• **Exercise inputs**
—————

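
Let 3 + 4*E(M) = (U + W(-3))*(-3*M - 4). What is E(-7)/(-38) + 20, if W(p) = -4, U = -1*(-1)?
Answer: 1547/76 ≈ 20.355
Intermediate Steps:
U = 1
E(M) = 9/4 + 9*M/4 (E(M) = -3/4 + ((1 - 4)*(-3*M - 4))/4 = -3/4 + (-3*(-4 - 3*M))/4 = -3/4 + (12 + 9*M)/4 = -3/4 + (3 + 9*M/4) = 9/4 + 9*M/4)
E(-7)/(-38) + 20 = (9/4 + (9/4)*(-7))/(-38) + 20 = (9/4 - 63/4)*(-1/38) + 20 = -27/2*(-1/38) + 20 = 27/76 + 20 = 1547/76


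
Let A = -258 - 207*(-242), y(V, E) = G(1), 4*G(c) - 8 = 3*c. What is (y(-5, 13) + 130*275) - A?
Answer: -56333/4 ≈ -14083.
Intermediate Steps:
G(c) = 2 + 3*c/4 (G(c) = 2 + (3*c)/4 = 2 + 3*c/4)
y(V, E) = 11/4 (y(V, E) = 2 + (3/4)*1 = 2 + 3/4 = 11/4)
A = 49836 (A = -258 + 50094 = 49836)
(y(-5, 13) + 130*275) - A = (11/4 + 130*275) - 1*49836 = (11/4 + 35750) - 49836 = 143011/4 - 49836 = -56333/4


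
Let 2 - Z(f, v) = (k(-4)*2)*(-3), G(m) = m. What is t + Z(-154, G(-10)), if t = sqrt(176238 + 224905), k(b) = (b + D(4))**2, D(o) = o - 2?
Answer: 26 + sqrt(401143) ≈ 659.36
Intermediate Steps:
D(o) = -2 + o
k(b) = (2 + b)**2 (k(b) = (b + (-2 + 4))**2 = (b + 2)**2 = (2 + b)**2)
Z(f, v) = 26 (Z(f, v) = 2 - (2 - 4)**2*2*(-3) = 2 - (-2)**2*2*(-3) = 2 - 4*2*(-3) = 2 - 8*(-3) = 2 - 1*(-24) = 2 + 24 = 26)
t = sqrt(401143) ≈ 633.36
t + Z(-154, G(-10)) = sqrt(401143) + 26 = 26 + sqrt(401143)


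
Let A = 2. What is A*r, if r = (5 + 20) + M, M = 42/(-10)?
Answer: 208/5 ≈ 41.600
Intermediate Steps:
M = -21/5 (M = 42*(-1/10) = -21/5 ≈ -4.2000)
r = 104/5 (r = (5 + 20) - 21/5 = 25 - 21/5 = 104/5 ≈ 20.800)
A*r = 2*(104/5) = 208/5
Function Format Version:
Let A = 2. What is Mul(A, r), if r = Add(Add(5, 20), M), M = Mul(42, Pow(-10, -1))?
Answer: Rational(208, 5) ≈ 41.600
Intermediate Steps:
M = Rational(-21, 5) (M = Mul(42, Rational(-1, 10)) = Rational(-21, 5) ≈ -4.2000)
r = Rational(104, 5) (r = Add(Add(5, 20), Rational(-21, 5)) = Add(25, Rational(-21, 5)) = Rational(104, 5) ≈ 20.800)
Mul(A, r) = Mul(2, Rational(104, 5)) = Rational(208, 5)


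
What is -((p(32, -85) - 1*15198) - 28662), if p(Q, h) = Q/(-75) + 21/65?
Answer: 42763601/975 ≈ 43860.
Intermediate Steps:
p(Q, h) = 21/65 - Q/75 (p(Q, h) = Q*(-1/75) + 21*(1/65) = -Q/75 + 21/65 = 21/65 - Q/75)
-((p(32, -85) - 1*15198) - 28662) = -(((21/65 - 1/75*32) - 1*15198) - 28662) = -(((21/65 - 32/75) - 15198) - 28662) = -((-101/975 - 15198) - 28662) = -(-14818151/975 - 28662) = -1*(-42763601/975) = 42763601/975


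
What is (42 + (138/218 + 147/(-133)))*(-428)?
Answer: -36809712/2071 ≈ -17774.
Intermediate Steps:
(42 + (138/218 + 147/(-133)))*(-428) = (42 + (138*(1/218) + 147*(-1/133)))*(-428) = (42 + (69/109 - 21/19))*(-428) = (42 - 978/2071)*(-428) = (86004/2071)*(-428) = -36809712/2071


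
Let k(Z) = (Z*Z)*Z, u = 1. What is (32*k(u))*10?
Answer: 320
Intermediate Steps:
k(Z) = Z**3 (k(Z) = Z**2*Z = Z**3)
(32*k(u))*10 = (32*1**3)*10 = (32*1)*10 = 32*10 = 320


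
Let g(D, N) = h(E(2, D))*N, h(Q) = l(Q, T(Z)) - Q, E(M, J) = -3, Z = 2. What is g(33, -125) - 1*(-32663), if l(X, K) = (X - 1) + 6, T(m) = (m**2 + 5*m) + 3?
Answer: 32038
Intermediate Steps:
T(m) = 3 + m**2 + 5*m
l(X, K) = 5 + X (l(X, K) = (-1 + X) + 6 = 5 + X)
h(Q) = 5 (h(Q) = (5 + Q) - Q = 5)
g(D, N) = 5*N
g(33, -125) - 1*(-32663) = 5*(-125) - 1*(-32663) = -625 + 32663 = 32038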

—————

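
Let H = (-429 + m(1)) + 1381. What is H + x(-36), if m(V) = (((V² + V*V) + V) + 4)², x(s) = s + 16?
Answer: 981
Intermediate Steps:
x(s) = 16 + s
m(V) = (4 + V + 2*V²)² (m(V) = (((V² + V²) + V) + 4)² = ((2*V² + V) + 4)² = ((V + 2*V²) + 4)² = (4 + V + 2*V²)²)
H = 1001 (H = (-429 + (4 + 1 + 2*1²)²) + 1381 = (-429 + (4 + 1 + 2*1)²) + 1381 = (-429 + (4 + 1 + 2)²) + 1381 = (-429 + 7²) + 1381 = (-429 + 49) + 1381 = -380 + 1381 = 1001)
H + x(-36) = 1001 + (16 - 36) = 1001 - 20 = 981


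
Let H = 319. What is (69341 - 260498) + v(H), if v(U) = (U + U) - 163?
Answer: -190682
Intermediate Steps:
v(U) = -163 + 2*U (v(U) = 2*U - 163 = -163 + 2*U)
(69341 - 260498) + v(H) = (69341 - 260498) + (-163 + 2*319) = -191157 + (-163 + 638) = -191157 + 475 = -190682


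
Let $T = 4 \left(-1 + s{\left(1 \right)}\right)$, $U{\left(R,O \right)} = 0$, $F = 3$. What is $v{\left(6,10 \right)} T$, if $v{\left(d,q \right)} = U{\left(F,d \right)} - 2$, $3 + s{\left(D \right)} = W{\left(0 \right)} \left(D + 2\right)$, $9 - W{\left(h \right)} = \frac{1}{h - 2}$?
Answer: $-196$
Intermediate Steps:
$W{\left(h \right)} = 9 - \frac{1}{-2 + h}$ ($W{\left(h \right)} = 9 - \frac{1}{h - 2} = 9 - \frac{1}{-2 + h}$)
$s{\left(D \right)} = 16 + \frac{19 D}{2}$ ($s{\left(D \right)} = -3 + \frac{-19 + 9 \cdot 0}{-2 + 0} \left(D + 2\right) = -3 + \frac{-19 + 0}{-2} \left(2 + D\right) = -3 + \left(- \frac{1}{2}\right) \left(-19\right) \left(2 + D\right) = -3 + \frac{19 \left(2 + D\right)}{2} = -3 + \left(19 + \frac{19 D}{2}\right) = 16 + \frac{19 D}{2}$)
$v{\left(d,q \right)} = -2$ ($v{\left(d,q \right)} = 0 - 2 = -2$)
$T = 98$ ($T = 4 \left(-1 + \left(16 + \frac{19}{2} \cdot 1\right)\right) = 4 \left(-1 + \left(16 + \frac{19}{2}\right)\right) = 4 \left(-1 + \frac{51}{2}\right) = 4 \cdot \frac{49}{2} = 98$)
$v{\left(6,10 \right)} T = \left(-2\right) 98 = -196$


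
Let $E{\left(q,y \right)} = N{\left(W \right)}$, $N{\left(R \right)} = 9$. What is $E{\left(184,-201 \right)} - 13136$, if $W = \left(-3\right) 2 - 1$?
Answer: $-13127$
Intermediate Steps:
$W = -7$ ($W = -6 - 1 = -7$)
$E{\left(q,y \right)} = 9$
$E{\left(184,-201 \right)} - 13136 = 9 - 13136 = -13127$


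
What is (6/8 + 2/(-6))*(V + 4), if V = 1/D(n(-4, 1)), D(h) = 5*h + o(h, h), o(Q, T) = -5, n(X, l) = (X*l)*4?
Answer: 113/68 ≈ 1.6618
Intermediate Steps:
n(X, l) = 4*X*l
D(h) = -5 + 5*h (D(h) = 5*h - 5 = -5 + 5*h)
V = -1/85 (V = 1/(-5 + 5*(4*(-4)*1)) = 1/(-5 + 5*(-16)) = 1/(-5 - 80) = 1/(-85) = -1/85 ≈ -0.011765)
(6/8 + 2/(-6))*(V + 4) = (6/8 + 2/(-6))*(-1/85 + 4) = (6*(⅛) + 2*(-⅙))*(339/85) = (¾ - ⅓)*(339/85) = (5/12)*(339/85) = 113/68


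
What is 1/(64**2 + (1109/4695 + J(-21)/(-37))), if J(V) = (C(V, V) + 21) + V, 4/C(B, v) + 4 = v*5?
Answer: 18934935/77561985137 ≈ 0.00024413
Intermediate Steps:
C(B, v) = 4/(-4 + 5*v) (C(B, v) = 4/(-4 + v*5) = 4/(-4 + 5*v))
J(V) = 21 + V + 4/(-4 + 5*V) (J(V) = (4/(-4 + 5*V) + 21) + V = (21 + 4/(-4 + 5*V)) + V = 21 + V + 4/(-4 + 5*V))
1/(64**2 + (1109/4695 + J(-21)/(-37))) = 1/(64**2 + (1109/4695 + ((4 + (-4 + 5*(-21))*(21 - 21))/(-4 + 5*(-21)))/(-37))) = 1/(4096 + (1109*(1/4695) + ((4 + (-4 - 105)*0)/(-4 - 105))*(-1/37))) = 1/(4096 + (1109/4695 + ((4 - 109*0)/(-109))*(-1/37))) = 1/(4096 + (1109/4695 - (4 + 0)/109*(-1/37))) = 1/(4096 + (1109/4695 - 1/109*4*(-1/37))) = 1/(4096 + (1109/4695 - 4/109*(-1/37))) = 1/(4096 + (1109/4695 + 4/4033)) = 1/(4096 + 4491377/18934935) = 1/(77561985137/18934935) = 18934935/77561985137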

—————

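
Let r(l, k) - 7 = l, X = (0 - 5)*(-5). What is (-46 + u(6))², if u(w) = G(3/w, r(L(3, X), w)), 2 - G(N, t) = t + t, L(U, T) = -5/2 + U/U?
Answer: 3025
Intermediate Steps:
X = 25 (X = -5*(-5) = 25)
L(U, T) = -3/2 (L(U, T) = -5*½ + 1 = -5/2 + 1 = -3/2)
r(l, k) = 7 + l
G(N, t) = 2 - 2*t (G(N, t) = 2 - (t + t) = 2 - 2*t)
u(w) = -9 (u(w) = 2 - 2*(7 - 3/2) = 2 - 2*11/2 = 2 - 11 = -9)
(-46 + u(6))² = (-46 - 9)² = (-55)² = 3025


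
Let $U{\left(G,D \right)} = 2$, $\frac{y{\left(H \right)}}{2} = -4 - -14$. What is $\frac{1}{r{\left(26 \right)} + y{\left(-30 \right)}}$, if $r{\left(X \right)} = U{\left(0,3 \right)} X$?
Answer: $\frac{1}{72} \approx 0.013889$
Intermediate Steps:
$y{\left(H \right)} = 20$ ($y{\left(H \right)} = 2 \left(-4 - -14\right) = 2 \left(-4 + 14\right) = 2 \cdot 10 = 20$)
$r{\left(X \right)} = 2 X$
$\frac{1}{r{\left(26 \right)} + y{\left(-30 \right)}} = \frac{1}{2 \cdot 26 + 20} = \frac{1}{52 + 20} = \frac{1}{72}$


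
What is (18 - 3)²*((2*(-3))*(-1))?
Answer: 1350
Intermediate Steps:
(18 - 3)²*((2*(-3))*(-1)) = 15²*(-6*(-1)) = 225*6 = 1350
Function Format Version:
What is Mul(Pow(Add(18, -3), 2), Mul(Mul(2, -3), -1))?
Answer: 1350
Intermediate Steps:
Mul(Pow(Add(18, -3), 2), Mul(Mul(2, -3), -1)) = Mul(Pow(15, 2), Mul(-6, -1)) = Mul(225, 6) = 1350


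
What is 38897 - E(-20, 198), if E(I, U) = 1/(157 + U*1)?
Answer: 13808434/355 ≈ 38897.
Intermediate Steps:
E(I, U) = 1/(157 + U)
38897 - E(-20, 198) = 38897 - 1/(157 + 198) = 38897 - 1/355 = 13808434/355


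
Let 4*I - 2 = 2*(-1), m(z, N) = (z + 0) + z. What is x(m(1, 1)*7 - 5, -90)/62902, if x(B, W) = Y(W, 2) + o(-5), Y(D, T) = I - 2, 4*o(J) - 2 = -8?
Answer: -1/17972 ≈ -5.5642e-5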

—————

• **Exercise prompt**
The required output is every line above from the one with "Answer: 13808434/355 ≈ 38897." down to the one with "Answer: -1/17972 ≈ -5.5642e-5", restated word for word, ends included.

• **Your solution**
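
Answer: 13808434/355 ≈ 38897.
Intermediate Steps:
E(I, U) = 1/(157 + U)
38897 - E(-20, 198) = 38897 - 1/(157 + 198) = 38897 - 1/355 = 13808434/355


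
Let 4*I - 2 = 2*(-1), m(z, N) = (z + 0) + z. What is x(m(1, 1)*7 - 5, -90)/62902, if x(B, W) = Y(W, 2) + o(-5), Y(D, T) = I - 2, 4*o(J) - 2 = -8?
Answer: -1/17972 ≈ -5.5642e-5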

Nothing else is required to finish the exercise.